* [WORK REQUIRED]: Pick every line out of the entries below that has the string "Networks", and copy it.

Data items
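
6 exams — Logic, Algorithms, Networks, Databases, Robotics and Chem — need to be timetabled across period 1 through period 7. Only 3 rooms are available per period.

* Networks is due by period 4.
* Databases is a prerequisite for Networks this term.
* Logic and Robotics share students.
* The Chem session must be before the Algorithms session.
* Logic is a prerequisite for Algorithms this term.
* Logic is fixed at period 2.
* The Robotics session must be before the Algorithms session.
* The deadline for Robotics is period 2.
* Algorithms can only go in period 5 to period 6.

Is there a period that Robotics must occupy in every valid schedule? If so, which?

period 1

Robotics's window is period 1–period 2.
Logic is fixed at period 2, and Robotics can't share a period with Logic.
So Robotics must be period 1.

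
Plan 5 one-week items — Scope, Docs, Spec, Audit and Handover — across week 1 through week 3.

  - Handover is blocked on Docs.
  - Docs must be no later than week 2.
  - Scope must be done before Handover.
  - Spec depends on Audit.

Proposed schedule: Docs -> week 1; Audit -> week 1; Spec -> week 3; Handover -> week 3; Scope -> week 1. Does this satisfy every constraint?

Docs must be no later than week 2 — holds.
Spec depends on Audit — holds.
Handover is blocked on Docs — holds.
Scope must be done before Handover — holds.

Valid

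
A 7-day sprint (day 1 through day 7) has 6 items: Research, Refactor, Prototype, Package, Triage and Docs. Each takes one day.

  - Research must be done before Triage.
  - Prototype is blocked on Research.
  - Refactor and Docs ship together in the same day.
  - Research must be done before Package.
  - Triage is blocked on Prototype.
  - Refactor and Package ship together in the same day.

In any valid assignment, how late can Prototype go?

day 6

Precedence pushes Prototype to at least day 2; downstream work caps Prototype at day 6.
Prototype at day 6 is achievable: Prototype -> day 6; Triage -> day 7; Docs -> day 2; Research -> day 1; Package -> day 2; Refactor -> day 2.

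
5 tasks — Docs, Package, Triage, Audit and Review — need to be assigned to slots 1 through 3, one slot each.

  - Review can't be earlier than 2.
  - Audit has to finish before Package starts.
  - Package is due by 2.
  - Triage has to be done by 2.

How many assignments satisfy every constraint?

12

Splitting on Docs: it can be 1 (4), 2 (4), 3 (4). Listing each branch's schedules as (Package, Triage, Audit, Review):
Docs=1: (2,1,1,2) (2,1,1,3) (2,2,1,2) (2,2,1,3) — 4.
Docs=2: (2,1,1,2) (2,1,1,3) (2,2,1,2) (2,2,1,3) — 4.
Docs=3: (2,1,1,2) (2,1,1,3) (2,2,1,2) (2,2,1,3) — 4.
Summing: 4 + 4 + 4 = 12.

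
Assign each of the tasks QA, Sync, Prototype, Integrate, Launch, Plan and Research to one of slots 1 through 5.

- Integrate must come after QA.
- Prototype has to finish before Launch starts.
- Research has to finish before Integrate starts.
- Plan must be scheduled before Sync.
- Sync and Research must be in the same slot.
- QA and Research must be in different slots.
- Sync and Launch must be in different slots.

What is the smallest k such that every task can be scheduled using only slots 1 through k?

The precedence chain requires at least 3 distinct slots.
3 works (last occupied slot: 3): for example Launch=3; Plan=1; Integrate=3; Sync=2; Prototype=1; QA=1; Research=2.

3 slots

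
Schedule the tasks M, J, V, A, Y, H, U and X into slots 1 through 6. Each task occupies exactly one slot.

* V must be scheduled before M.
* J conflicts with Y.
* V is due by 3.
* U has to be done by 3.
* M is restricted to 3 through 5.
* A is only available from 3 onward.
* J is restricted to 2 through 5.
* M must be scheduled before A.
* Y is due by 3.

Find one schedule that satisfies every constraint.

H in 1; J in 2; X in 1; Y in 1; A in 4; U in 1; V in 1; M in 3

Checking: M(3) before A(4); V(1) before M(3); J(2) != Y(1); M=3 in [3,5]; J=2 in [2,5]; V=1 in [1,3]; A=4 in [3,6]; Y=1 in [1,3]; U=1 in [1,3].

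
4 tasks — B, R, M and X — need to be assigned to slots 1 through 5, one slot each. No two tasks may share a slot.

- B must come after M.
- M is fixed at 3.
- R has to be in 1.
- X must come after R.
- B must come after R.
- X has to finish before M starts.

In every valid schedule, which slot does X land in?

2

R is fixed at 1 and must come before X, so X is at least 2.
M is fixed at 3 and must come after X, so X is at most 2.
So X must be 2.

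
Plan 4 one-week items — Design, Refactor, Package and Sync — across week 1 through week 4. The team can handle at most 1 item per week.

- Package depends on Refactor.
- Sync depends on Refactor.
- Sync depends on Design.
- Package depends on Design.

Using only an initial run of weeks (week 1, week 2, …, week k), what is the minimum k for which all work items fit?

The precedence chain requires at least 2 distinct weeks.
With at most 1 per week and 4 work items, at least 4 weeks are needed.
4 works (last occupied week: week 4): for example Package=week 3, Refactor=week 2, Sync=week 4, Design=week 1.

4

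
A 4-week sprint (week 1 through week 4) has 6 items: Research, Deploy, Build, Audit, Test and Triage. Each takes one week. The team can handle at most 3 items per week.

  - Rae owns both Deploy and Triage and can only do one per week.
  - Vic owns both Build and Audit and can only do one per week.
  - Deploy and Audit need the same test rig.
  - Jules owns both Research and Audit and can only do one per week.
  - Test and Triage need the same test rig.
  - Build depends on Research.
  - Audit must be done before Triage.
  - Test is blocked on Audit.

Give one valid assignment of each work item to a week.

Deploy in week 2, Triage in week 3, Research in week 2, Build in week 3, Test in week 2, Audit in week 1

Checking: Audit(week 1) before Triage(week 3); Audit(week 1) before Test(week 2); Research(week 2) before Build(week 3); Deploy(week 2) != Triage(week 3); Deploy(week 2) != Audit(week 1); Test(week 2) != Triage(week 3); Research(week 2) != Audit(week 1); Build(week 3) != Audit(week 1); max 3 per week (cap 3).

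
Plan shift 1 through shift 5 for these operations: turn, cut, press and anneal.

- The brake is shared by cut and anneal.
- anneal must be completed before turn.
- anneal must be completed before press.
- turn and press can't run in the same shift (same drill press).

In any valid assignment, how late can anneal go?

Downstream work caps anneal at shift 4.
anneal at shift 3 is achievable: turn in shift 4; press in shift 5; anneal in shift 3; cut in shift 1.
Nothing later works — the conflict constraints rule out every shift after shift 3.

shift 3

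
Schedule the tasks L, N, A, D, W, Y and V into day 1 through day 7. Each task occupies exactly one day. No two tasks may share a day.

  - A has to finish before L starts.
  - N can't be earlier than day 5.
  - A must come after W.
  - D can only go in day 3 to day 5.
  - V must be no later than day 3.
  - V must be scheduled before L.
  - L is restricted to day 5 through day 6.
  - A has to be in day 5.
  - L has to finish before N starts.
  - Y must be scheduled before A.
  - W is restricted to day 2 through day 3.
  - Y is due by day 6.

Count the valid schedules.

Splitting on D: it can be day 3 (1), day 4 (4). Listing each branch's schedules as (L, N, A, W, Y, V) by day number:
D=day 3: (6,7,5,2,4,1) — 1.
D=day 4: (6,7,5,2,1,3) (6,7,5,2,3,1) (6,7,5,3,1,2) (6,7,5,3,2,1) — 4.
Summing: 1 + 4 = 5.

5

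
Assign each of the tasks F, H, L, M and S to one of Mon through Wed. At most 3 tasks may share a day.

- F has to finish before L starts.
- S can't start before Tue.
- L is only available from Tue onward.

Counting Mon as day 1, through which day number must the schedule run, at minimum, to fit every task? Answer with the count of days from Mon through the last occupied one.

2 days

The precedence chain requires at least 2 distinct days.
With at most 3 per day and 5 tasks, at least 2 days are needed.
2 works (last occupied day: Tue): for example S in Tue; M in Mon; L in Tue; F in Mon; H in Mon.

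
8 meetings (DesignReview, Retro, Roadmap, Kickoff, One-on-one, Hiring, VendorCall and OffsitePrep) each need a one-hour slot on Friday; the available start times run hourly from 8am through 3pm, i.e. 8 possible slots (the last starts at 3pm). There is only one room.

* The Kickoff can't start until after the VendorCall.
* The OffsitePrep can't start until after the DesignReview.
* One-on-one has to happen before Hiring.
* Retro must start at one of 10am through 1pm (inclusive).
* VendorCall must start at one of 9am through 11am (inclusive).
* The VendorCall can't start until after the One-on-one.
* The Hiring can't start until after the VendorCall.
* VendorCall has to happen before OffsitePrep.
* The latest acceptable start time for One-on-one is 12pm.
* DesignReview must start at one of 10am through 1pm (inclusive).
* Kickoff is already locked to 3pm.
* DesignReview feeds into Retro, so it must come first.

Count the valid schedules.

Splitting on DesignReview: it can be 10am (26), 11am (16), 12pm (4). Listing each branch's schedules as (Retro, Roadmap, Kickoff, One-on-one, Hiring, VendorCall, OffsitePrep):
DesignReview=10am: (11am,12pm,3pm,8am,1pm,9am,2pm) (11am,12pm,3pm,8am,2pm,9am,1pm) (11am,1pm,3pm,8am,12pm,9am,2pm) (11am,1pm,3pm,8am,2pm,9am,12pm) (11am,2pm,3pm,8am,12pm,9am,1pm) (11am,2pm,3pm,8am,1pm,9am,12pm) (12pm,8am,3pm,9am,1pm,11am,2pm) (12pm,8am,3pm,9am,2pm,11am,1pm) (12pm,9am,3pm,8am,1pm,11am,2pm) (12pm,9am,3pm,8am,2pm,11am,1pm) (12pm,11am,3pm,8am,1pm,9am,2pm) (12pm,11am,3pm,8am,2pm,9am,1pm) (12pm,1pm,3pm,8am,11am,9am,2pm) (12pm,1pm,3pm,8am,2pm,9am,11am) (12pm,2pm,3pm,8am,11am,9am,1pm) (12pm,2pm,3pm,8am,1pm,9am,11am) (1pm,8am,3pm,9am,12pm,11am,2pm) (1pm,8am,3pm,9am,2pm,11am,12pm) (1pm,9am,3pm,8am,12pm,11am,2pm) (1pm,9am,3pm,8am,2pm,11am,12pm) (1pm,11am,3pm,8am,12pm,9am,2pm) (1pm,11am,3pm,8am,2pm,9am,12pm) (1pm,12pm,3pm,8am,11am,9am,2pm) (1pm,12pm,3pm,8am,2pm,9am,11am) (1pm,2pm,3pm,8am,11am,9am,12pm) (1pm,2pm,3pm,8am,12pm,9am,11am) — 26.
DesignReview=11am: (12pm,8am,3pm,9am,1pm,10am,2pm) (12pm,8am,3pm,9am,2pm,10am,1pm) (12pm,9am,3pm,8am,1pm,10am,2pm) (12pm,9am,3pm,8am,2pm,10am,1pm) (12pm,10am,3pm,8am,1pm,9am,2pm) (12pm,10am,3pm,8am,2pm,9am,1pm) (12pm,1pm,3pm,8am,10am,9am,2pm) (12pm,2pm,3pm,8am,10am,9am,1pm) (1pm,8am,3pm,9am,12pm,10am,2pm) (1pm,8am,3pm,9am,2pm,10am,12pm) (1pm,9am,3pm,8am,12pm,10am,2pm) (1pm,9am,3pm,8am,2pm,10am,12pm) (1pm,10am,3pm,8am,12pm,9am,2pm) (1pm,10am,3pm,8am,2pm,9am,12pm) (1pm,12pm,3pm,8am,10am,9am,2pm) (1pm,2pm,3pm,8am,10am,9am,12pm) — 16.
DesignReview=12pm: (1pm,8am,3pm,9am,11am,10am,2pm) (1pm,9am,3pm,8am,11am,10am,2pm) (1pm,10am,3pm,8am,11am,9am,2pm) (1pm,11am,3pm,8am,10am,9am,2pm) — 4.
Summing: 26 + 16 + 4 = 46.

46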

* [EXPECTED ANSWER]:
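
6 exams — Logic, Algorithms, Networks, Databases, Robotics and Chem — need to be timetabled across period 1 through period 7. Only 3 rooms are available per period.
* Networks is due by period 4.
* Databases is a prerequisite for Networks this term.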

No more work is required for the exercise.